= Exercise description =
Look below for lines that hold the string "standard" and copy each one.

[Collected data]

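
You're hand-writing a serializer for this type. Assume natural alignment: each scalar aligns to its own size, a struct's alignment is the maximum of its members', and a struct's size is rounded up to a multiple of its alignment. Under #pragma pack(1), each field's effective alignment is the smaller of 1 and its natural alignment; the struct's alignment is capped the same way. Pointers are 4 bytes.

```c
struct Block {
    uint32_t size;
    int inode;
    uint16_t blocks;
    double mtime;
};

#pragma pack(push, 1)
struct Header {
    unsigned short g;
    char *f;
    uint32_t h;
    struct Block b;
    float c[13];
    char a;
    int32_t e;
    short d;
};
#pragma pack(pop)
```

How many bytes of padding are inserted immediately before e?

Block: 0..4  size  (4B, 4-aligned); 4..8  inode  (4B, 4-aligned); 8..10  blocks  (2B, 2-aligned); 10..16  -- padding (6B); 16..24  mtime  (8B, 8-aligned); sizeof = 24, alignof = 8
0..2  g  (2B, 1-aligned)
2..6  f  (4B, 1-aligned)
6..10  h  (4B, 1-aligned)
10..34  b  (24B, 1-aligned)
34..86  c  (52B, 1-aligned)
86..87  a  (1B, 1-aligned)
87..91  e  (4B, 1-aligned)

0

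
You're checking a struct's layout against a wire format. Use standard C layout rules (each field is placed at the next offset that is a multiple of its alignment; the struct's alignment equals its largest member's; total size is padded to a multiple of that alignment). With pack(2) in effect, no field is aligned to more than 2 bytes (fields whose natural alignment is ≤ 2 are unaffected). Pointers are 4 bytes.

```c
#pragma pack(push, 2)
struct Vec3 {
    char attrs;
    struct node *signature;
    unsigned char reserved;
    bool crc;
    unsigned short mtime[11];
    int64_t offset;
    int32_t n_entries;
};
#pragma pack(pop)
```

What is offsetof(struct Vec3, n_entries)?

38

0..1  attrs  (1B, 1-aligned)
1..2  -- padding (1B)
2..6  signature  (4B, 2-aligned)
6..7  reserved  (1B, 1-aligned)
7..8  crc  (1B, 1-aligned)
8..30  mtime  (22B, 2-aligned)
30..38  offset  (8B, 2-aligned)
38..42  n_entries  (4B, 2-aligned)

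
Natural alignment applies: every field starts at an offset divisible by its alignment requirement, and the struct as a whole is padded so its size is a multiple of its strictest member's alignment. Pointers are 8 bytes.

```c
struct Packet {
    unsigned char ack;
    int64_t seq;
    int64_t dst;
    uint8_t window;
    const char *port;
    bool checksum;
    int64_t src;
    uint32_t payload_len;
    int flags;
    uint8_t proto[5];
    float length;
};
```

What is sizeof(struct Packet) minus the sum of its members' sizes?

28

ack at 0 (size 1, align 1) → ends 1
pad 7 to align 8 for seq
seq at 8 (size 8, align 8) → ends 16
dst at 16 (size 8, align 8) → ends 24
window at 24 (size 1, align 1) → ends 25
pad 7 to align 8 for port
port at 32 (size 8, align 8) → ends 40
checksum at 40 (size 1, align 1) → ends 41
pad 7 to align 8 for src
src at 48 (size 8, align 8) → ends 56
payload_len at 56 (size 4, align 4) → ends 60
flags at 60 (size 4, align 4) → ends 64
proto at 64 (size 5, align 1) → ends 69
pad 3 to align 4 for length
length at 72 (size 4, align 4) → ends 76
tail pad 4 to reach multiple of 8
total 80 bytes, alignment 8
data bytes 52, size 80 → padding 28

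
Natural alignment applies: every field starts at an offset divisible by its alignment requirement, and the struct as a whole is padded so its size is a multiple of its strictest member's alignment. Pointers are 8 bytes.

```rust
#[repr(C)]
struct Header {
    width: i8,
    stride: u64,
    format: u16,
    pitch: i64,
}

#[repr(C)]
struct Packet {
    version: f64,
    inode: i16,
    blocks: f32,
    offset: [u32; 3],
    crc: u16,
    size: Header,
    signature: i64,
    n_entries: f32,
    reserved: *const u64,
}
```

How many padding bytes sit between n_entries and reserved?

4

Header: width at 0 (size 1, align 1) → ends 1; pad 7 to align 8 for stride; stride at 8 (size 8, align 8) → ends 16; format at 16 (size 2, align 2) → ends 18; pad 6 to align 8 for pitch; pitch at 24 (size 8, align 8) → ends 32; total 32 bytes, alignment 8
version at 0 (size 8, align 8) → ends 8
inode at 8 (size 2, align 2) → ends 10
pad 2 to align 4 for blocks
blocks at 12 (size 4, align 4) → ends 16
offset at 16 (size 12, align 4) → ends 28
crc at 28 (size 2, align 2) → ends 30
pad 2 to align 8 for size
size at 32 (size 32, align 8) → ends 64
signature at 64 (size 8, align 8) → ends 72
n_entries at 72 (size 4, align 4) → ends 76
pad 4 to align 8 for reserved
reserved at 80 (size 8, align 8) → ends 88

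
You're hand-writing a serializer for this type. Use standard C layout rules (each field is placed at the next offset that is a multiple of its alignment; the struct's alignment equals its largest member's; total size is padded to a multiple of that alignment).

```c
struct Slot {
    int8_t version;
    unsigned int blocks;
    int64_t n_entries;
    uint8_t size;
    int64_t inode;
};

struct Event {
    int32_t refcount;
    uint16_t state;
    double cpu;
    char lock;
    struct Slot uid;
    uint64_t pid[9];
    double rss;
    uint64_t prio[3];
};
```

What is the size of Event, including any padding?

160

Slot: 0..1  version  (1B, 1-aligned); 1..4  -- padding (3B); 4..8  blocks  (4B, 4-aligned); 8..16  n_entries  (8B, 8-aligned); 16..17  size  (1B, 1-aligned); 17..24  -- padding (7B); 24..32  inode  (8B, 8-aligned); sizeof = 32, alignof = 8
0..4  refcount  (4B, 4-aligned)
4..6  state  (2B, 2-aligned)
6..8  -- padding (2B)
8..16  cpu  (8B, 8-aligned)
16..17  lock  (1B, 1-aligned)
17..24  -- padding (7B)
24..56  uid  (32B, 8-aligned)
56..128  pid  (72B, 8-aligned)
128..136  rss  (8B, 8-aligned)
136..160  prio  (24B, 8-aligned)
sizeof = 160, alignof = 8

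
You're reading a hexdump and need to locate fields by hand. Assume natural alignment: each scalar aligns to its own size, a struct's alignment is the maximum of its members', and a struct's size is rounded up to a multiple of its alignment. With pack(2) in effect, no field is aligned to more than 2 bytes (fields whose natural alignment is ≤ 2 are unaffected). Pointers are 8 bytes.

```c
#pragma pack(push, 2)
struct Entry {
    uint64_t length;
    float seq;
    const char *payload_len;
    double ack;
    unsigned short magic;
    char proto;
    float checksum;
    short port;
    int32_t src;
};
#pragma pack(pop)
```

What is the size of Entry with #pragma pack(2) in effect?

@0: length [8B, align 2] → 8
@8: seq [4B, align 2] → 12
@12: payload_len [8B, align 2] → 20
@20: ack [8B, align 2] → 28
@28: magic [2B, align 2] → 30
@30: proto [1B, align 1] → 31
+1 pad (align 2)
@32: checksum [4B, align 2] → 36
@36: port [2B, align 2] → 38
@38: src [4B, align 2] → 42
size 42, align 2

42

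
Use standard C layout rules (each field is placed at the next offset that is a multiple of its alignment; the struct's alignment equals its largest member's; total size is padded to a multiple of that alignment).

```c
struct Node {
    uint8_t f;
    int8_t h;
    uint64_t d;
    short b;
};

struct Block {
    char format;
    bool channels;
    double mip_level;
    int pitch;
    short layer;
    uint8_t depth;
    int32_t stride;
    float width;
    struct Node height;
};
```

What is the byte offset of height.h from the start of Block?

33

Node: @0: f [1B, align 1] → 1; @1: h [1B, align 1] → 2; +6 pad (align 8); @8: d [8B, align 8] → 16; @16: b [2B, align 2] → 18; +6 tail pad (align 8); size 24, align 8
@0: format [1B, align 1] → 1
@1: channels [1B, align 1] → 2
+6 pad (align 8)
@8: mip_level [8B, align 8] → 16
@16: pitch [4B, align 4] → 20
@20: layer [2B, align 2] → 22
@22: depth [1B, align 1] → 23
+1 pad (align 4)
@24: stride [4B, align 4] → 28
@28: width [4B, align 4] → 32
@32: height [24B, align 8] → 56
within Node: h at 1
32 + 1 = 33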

= Answer to the exercise =
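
You're checking a struct's layout against a wire format. Use standard C layout rules (each field is placed at the next offset that is a multiple of its alignment; the struct's alignment equals its largest member's; total size is padded to a multiple of that alignment). With pack(2) in effect, no field is aligned to more than 2 bytes (fields whose natural alignment is ≤ 2 are unaffected). Pointers are 4 bytes.
You're hand-writing a serializer for this type. Use standard C layout rules (each field is placed at the next offset that is a multiple of its alignment; the struct's alignment equals its largest member's; total size is padded to a multiple of that alignment).
Use standard C layout rules (each field is placed at the next offset that is a multiple of its alignment; the struct's alignment equals its largest member's; total size is padded to a multiple of that alignment).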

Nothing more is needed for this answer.